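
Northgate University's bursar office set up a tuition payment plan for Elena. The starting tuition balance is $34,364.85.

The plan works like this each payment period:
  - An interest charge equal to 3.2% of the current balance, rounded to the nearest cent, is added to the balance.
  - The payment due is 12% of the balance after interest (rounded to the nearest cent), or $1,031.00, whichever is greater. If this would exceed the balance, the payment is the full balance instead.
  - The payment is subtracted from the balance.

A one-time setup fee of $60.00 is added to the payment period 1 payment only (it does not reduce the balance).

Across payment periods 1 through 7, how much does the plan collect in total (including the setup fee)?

$22,789.52

# | Opening | Interest | Payment | Fee | End bal
1 | $34,364.85 | $1,099.68 | $4,255.74 | $60.00 | $31,208.79
2 | $31,208.79 | $998.68 | $3,864.90 | — | $28,342.57
3 | $28,342.57 | $906.96 | $3,509.94 | — | $25,739.59
4 | $25,739.59 | $823.67 | $3,187.59 | — | $23,375.67
5 | $23,375.67 | $748.02 | $2,894.84 | — | $21,228.85
6 | $21,228.85 | $679.32 | $2,628.98 | — | $19,279.19
7 | $19,279.19 | $616.93 | $2,387.53 | — | $17,508.59
Total paid: $22,789.52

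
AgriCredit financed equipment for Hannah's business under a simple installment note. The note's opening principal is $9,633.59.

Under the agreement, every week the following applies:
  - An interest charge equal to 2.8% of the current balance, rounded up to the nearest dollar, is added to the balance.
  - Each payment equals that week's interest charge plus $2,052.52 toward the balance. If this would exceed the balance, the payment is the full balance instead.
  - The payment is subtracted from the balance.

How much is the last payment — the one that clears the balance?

Week 1: opening $9,633.59; interest $270.00 → $9,903.59; payment $2,322.52; balance $7,581.07
Week 2: opening $7,581.07; interest $213.00 → $7,794.07; payment $2,265.52; balance $5,528.55
Week 3: opening $5,528.55; interest $155.00 → $5,683.55; payment $2,207.52; balance $3,476.03
Week 4: opening $3,476.03; interest $98.00 → $3,574.03; payment $2,150.52; balance $1,423.51
Week 5: opening $1,423.51; interest $40.00 → $1,463.51; payment $1,463.51; balance $0.00

$1,463.51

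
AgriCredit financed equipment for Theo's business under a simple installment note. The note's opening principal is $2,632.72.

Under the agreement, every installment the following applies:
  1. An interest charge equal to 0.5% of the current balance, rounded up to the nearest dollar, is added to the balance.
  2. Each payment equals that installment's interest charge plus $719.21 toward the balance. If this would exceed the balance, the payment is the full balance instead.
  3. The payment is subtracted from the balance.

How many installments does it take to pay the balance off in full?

4

Installment 1: $2,632.72 +$14.00 interest = $2,646.72; pay $733.21 → $1,913.51
Installment 2: $1,913.51 +$10.00 interest = $1,923.51; pay $729.21 → $1,194.30
Installment 3: $1,194.30 +$6.00 interest = $1,200.30; pay $725.21 → $475.09
Installment 4: $475.09 +$3.00 interest = $478.09; pay $478.09 → $0.00
Balance reaches $0.00 in installment 4.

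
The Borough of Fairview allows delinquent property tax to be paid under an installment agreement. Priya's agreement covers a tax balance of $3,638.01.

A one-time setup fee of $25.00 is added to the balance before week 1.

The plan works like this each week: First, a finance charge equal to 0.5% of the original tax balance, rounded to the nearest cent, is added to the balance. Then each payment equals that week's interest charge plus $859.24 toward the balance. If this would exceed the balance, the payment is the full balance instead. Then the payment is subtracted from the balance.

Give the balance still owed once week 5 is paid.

$0.00

Week 1: opening $3,663.01; interest $18.19 → $3,681.20; payment $877.43; balance $2,803.77
Week 2: opening $2,803.77; interest $18.19 → $2,821.96; payment $877.43; balance $1,944.53
Week 3: opening $1,944.53; interest $18.19 → $1,962.72; payment $877.43; balance $1,085.29
Week 4: opening $1,085.29; interest $18.19 → $1,103.48; payment $877.43; balance $226.05
Week 5: opening $226.05; interest $18.19 → $244.24; payment $244.24; balance $0.00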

※

▶ _WHAT NEEDS TO BE DONE_:
Transcribe the records above exactly.

▶ _YOUR RESPONSE_:
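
Northgate University's bursar office set up a tuition payment plan for Elena. The starting tuition balance is $34,364.85.

The plan works like this each payment period:
  - An interest charge equal to 3.2% of the current balance, rounded to the nearest cent, is added to the balance.
  - The payment due is 12% of the balance after interest (rounded to the nearest cent), or $1,031.00, whichever is greater. If this would exceed the balance, the payment is the full balance instead.
  - The payment is subtracted from the balance.

A one-time setup fee of $60.00 is added to the payment period 1 payment only (it does not reduce the balance).

Across payment periods 1 through 7, how much does the plan collect in total (including the setup fee)?

$22,789.52

# | Opening | Interest | Payment | Fee | End bal
1 | $34,364.85 | $1,099.68 | $4,255.74 | $60.00 | $31,208.79
2 | $31,208.79 | $998.68 | $3,864.90 | — | $28,342.57
3 | $28,342.57 | $906.96 | $3,509.94 | — | $25,739.59
4 | $25,739.59 | $823.67 | $3,187.59 | — | $23,375.67
5 | $23,375.67 | $748.02 | $2,894.84 | — | $21,228.85
6 | $21,228.85 | $679.32 | $2,628.98 | — | $19,279.19
7 | $19,279.19 | $616.93 | $2,387.53 | — | $17,508.59
Total paid: $22,789.52

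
AgriCredit financed equipment for Hannah's business under a simple installment note. The note's opening principal is $9,633.59.

Under the agreement, every week the following applies:
  - An interest charge equal to 2.8% of the current balance, rounded up to the nearest dollar, is added to the balance.
  - Each payment equals that week's interest charge plus $2,052.52 toward the balance. If this would exceed the balance, the payment is the full balance instead.
  - The payment is subtracted from the balance.

How much is the last payment — the one that clears the balance?

Week 1: opening $9,633.59; interest $270.00 → $9,903.59; payment $2,322.52; balance $7,581.07
Week 2: opening $7,581.07; interest $213.00 → $7,794.07; payment $2,265.52; balance $5,528.55
Week 3: opening $5,528.55; interest $155.00 → $5,683.55; payment $2,207.52; balance $3,476.03
Week 4: opening $3,476.03; interest $98.00 → $3,574.03; payment $2,150.52; balance $1,423.51
Week 5: opening $1,423.51; interest $40.00 → $1,463.51; payment $1,463.51; balance $0.00

$1,463.51

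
AgriCredit financed equipment for Theo's business under a simple installment note. The note's opening principal is $2,632.72.

Under the agreement, every installment the following applies:
  1. An interest charge equal to 0.5% of the current balance, rounded up to the nearest dollar, is added to the balance.
  2. Each payment equals that installment's interest charge plus $719.21 toward the balance. If this would exceed the balance, the payment is the full balance instead.
  3. The payment is subtracted from the balance.

How many installments does it take to pay the balance off in full?

4

Installment 1: $2,632.72 +$14.00 interest = $2,646.72; pay $733.21 → $1,913.51
Installment 2: $1,913.51 +$10.00 interest = $1,923.51; pay $729.21 → $1,194.30
Installment 3: $1,194.30 +$6.00 interest = $1,200.30; pay $725.21 → $475.09
Installment 4: $475.09 +$3.00 interest = $478.09; pay $478.09 → $0.00
Balance reaches $0.00 in installment 4.

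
The Borough of Fairview allows delinquent property tax to be paid under an installment agreement. Priya's agreement covers a tax balance of $3,638.01.

A one-time setup fee of $25.00 is added to the balance before week 1.

The plan works like this each week: First, a finance charge equal to 0.5% of the original tax balance, rounded to the nearest cent, is added to the balance. Then each payment equals that week's interest charge plus $859.24 toward the balance. If this would exceed the balance, the payment is the full balance instead. Then the payment is subtracted from the balance.

Give the balance still owed once week 5 is paid.

$0.00

Week 1: opening $3,663.01; interest $18.19 → $3,681.20; payment $877.43; balance $2,803.77
Week 2: opening $2,803.77; interest $18.19 → $2,821.96; payment $877.43; balance $1,944.53
Week 3: opening $1,944.53; interest $18.19 → $1,962.72; payment $877.43; balance $1,085.29
Week 4: opening $1,085.29; interest $18.19 → $1,103.48; payment $877.43; balance $226.05
Week 5: opening $226.05; interest $18.19 → $244.24; payment $244.24; balance $0.00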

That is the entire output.